• TASK REQUIREMENTS
Copy every line from the data below in which the string "What" can be found.

--- START ---

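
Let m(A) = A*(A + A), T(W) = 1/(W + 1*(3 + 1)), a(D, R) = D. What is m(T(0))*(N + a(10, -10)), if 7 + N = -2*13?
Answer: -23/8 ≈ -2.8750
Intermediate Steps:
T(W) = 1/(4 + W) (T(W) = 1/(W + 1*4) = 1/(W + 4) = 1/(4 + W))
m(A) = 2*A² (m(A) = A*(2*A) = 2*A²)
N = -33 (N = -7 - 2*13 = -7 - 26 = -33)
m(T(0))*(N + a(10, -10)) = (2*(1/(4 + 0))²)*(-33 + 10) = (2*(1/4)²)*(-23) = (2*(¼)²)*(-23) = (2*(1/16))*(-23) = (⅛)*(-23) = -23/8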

--- END ---
--- START ---

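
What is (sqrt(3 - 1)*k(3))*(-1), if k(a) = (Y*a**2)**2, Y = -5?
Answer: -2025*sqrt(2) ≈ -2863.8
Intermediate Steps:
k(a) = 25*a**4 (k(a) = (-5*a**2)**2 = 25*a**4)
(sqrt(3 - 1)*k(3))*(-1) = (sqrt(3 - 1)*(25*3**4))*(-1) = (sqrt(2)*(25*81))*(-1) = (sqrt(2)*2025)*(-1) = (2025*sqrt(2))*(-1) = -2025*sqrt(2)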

--- END ---

• REPLY TO THE EXERCISE
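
Let m(A) = A*(A + A), T(W) = 1/(W + 1*(3 + 1)), a(D, R) = D. What is m(T(0))*(N + a(10, -10)), if 7 + N = -2*13?
What is (sqrt(3 - 1)*k(3))*(-1), if k(a) = (Y*a**2)**2, Y = -5?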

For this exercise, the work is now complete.